_What to do_
Of the records that follow, copy only the lines from the line containing "Capacity (units): A: 20, B: 14." to the line containing "Each user region's demand: R1", both included, exactly as written.

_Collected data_
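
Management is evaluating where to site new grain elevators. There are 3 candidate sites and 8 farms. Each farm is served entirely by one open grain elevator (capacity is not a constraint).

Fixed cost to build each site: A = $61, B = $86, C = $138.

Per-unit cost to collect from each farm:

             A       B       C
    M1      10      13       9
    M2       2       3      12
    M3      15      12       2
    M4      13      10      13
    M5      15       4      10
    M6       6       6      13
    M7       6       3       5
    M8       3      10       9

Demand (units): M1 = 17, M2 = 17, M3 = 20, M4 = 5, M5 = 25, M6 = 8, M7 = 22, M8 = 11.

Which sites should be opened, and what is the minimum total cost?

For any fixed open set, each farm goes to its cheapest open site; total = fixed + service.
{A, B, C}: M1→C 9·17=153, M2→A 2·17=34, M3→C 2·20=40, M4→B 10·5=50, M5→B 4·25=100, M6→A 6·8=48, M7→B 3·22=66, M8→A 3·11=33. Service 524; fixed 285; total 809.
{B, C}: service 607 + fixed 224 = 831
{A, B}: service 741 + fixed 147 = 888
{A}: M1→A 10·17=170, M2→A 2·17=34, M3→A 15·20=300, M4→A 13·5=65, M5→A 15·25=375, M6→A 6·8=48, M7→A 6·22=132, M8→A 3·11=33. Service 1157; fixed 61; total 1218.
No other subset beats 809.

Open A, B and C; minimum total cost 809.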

* * *

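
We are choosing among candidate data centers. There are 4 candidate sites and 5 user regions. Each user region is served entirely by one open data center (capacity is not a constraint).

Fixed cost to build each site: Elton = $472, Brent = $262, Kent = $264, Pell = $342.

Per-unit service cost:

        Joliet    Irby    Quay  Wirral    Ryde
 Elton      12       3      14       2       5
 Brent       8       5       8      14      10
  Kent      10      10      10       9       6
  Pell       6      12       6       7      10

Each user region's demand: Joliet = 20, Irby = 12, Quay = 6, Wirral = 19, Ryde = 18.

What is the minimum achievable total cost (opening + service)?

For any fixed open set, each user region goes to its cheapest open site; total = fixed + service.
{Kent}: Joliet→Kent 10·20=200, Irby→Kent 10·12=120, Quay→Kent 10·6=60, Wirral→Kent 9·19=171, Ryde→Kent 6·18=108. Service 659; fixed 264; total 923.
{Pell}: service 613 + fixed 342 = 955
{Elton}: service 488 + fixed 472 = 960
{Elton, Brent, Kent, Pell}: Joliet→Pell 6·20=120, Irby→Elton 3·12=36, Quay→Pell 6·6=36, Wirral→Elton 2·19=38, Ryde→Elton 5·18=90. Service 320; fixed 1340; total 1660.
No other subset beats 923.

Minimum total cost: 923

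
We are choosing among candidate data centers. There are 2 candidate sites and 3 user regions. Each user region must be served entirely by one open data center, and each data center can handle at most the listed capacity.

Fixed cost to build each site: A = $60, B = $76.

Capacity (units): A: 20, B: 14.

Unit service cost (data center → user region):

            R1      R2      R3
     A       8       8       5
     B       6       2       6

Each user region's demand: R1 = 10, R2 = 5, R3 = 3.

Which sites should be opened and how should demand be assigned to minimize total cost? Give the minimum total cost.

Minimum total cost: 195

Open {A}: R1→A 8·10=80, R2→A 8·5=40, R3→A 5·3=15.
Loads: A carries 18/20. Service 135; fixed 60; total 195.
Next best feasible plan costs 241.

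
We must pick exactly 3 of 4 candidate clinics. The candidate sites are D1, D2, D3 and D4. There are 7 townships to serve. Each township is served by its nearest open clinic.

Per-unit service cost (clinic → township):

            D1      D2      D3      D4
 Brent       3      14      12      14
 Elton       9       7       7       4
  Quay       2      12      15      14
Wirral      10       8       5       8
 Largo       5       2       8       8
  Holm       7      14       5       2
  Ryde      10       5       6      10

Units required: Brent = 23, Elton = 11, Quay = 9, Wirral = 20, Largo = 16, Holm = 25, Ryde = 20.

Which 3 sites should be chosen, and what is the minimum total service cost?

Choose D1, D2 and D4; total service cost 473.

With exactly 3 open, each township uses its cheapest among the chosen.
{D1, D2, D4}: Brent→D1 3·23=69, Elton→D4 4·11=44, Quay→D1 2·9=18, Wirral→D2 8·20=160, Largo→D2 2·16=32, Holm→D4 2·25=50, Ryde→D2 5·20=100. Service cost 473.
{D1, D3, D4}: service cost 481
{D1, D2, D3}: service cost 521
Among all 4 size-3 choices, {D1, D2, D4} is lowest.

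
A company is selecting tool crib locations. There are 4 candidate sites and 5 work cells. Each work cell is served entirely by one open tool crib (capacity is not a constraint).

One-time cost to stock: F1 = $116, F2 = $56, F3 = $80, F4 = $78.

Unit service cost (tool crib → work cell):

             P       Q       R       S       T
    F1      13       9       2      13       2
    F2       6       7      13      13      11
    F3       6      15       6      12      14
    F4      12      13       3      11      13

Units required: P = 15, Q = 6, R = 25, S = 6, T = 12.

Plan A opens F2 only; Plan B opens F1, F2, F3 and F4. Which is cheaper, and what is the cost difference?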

_Exercise answer_
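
Capacity (units): A: 20, B: 14.

Unit service cost (data center → user region):

            R1      R2      R3
     A       8       8       5
     B       6       2       6

Each user region's demand: R1 = 10, R2 = 5, R3 = 3.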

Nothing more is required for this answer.